_Exercise description_:
Starting at the top of the entries below, set down each line exactly as written, and stop after the line containing "Compute the cardinality".

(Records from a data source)
-- Opening Marker --
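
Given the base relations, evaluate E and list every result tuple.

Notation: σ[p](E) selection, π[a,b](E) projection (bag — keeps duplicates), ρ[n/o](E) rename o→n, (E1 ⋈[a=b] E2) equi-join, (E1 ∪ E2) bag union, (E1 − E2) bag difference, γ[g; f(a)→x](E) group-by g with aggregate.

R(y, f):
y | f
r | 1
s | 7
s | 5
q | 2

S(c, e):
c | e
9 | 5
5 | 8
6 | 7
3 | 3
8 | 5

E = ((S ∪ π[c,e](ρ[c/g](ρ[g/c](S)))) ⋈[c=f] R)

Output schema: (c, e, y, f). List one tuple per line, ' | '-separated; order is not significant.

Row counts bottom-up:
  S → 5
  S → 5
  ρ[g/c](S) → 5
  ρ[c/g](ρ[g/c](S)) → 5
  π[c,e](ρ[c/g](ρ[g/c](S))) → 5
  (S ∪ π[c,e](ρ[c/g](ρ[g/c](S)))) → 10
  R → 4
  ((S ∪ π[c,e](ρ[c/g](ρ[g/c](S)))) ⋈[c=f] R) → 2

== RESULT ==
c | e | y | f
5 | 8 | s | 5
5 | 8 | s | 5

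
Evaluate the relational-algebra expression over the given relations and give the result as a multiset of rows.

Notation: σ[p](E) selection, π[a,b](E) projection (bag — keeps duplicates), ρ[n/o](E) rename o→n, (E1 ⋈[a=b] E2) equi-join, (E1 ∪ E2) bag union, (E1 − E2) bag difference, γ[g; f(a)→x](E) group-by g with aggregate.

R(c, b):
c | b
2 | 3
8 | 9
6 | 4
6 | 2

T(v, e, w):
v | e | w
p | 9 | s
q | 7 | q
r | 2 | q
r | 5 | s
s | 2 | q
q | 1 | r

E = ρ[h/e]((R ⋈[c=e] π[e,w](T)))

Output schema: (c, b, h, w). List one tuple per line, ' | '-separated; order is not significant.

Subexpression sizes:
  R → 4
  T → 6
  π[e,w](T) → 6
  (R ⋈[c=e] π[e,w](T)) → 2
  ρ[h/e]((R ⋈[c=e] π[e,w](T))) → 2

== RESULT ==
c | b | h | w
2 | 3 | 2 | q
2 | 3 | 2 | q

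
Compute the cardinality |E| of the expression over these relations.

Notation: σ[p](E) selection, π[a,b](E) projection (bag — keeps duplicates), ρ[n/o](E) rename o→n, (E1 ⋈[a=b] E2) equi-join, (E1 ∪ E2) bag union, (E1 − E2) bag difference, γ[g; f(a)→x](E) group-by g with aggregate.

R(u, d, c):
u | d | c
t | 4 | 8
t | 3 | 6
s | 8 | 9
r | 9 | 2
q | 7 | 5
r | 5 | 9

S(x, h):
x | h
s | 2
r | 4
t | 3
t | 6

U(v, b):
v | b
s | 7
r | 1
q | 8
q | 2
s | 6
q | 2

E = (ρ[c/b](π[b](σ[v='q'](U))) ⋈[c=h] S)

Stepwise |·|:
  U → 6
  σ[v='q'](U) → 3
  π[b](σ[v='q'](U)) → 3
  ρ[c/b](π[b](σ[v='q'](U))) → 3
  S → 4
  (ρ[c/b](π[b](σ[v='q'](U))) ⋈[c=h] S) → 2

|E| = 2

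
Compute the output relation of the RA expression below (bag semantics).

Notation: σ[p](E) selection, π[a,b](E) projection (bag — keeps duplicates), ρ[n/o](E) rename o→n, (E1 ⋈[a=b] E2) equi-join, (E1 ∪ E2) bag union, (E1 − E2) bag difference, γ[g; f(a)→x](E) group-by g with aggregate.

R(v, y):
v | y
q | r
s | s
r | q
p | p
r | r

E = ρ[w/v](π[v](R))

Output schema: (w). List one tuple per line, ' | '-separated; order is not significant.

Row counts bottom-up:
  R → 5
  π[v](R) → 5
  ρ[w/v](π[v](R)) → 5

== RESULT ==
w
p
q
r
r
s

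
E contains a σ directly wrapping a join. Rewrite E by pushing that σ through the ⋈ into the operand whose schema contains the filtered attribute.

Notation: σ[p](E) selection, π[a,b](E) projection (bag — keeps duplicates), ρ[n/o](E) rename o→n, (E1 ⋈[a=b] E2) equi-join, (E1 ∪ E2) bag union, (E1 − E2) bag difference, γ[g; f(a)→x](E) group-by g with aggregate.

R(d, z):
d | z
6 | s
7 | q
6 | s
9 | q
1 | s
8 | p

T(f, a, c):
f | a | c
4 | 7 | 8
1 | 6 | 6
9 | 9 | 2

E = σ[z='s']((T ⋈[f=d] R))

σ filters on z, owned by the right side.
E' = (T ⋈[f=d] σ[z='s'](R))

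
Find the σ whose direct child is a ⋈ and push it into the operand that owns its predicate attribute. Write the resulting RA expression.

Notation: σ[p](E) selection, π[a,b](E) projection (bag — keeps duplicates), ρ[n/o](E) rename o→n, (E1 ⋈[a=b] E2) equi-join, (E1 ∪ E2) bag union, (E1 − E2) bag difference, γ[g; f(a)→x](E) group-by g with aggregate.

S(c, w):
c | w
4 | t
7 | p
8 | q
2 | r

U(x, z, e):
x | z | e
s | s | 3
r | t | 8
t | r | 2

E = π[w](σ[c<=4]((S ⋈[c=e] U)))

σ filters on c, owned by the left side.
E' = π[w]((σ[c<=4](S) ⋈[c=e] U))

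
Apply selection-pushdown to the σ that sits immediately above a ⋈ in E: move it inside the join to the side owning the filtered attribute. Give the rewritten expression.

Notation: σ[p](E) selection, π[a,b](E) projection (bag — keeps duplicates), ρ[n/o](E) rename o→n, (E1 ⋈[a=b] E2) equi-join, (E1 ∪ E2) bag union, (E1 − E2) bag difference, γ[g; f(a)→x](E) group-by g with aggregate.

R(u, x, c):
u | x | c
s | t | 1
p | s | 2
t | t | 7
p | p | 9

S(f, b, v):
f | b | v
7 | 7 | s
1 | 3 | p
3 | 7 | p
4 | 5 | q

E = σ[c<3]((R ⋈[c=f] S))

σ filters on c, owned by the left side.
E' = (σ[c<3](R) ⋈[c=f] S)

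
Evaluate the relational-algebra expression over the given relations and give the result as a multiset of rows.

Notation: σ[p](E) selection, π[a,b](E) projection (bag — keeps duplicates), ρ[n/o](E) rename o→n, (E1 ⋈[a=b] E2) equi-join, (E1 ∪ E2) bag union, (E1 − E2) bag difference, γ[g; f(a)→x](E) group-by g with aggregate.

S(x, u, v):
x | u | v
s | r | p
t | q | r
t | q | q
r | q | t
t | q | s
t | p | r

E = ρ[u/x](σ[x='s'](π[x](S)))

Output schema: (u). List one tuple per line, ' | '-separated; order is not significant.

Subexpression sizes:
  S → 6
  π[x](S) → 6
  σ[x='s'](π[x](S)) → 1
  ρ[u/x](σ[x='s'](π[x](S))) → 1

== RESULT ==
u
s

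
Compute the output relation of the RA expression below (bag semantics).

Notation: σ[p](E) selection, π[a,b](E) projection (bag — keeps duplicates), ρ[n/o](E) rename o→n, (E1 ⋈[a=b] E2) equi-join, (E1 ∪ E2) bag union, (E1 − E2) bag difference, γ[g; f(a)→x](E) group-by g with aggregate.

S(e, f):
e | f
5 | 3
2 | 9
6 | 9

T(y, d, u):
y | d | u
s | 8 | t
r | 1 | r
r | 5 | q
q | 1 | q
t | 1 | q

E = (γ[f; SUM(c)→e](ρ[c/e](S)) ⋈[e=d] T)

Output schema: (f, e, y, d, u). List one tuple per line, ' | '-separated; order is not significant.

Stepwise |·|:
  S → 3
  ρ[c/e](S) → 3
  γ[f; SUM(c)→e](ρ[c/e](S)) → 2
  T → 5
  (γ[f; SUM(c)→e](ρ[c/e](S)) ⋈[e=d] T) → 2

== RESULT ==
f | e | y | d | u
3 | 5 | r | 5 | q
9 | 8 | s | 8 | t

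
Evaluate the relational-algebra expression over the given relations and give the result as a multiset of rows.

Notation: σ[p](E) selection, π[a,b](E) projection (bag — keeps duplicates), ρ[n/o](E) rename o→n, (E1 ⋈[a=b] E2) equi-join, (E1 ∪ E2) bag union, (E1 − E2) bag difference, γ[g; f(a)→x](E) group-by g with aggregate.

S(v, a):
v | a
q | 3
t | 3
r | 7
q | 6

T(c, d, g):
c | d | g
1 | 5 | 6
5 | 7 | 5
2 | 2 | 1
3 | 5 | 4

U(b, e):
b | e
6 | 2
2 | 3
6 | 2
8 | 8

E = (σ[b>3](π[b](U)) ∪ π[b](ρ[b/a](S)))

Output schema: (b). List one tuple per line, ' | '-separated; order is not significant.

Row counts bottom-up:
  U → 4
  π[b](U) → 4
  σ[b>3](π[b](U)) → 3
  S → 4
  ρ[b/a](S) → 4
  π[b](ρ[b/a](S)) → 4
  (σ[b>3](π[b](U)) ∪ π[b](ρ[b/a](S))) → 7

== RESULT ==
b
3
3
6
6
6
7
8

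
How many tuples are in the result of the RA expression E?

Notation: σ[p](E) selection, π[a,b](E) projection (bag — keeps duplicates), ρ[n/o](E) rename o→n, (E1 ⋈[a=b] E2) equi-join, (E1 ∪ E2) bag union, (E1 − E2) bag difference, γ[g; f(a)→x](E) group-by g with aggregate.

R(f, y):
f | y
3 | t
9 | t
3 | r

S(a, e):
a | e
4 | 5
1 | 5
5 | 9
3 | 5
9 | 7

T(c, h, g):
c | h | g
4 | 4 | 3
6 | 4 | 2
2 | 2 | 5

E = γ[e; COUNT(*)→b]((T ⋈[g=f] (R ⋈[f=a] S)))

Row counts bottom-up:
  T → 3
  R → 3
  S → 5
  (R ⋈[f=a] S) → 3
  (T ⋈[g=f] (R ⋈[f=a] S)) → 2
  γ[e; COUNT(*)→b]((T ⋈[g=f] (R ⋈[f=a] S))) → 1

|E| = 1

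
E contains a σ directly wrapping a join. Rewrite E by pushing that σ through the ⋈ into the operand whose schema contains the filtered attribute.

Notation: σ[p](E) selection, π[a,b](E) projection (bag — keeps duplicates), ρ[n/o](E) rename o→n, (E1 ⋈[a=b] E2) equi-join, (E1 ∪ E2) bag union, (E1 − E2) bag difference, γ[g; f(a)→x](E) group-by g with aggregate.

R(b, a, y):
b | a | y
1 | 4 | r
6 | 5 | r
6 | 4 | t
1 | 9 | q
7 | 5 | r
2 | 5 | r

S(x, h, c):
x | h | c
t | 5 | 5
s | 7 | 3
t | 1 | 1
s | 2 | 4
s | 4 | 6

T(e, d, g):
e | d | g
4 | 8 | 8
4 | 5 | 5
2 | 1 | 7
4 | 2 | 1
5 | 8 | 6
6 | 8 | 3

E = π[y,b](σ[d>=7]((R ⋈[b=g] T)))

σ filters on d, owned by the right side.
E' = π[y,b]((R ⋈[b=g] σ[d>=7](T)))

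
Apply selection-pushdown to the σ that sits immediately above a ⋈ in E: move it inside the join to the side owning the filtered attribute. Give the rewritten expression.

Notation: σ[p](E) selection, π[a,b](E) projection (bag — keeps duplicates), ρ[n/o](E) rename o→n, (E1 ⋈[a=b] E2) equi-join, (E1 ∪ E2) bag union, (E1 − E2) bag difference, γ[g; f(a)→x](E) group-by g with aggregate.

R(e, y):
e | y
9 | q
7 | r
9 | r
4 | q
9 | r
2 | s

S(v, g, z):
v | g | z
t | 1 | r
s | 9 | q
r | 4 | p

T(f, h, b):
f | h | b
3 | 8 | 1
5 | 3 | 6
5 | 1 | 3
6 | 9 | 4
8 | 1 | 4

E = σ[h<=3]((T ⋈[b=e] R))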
-- Closing Marker --
_Result of this exercise_:
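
Given the base relations, evaluate E and list every result tuple.

Notation: σ[p](E) selection, π[a,b](E) projection (bag — keeps duplicates), ρ[n/o](E) rename o→n, (E1 ⋈[a=b] E2) equi-join, (E1 ∪ E2) bag union, (E1 − E2) bag difference, γ[g; f(a)→x](E) group-by g with aggregate.

R(y, f):
y | f
r | 1
s | 7
s | 5
q | 2

S(c, e):
c | e
9 | 5
5 | 8
6 | 7
3 | 3
8 | 5

E = ((S ∪ π[c,e](ρ[c/g](ρ[g/c](S)))) ⋈[c=f] R)

Output schema: (c, e, y, f). List one tuple per line, ' | '-separated; order is not significant.

Row counts bottom-up:
  S → 5
  S → 5
  ρ[g/c](S) → 5
  ρ[c/g](ρ[g/c](S)) → 5
  π[c,e](ρ[c/g](ρ[g/c](S))) → 5
  (S ∪ π[c,e](ρ[c/g](ρ[g/c](S)))) → 10
  R → 4
  ((S ∪ π[c,e](ρ[c/g](ρ[g/c](S)))) ⋈[c=f] R) → 2

== RESULT ==
c | e | y | f
5 | 8 | s | 5
5 | 8 | s | 5

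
Evaluate the relational-algebra expression over the given relations and give the result as a multiset of rows.

Notation: σ[p](E) selection, π[a,b](E) projection (bag — keeps duplicates), ρ[n/o](E) rename o→n, (E1 ⋈[a=b] E2) equi-join, (E1 ∪ E2) bag union, (E1 − E2) bag difference, γ[g; f(a)→x](E) group-by g with aggregate.

R(c, b):
c | b
2 | 3
8 | 9
6 | 4
6 | 2

T(v, e, w):
v | e | w
p | 9 | s
q | 7 | q
r | 2 | q
r | 5 | s
s | 2 | q
q | 1 | r

E = ρ[h/e]((R ⋈[c=e] π[e,w](T)))

Output schema: (c, b, h, w). List one tuple per line, ' | '-separated; order is not significant.

Subexpression sizes:
  R → 4
  T → 6
  π[e,w](T) → 6
  (R ⋈[c=e] π[e,w](T)) → 2
  ρ[h/e]((R ⋈[c=e] π[e,w](T))) → 2

== RESULT ==
c | b | h | w
2 | 3 | 2 | q
2 | 3 | 2 | q

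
Compute the cardinality |E| of the expression over these relations.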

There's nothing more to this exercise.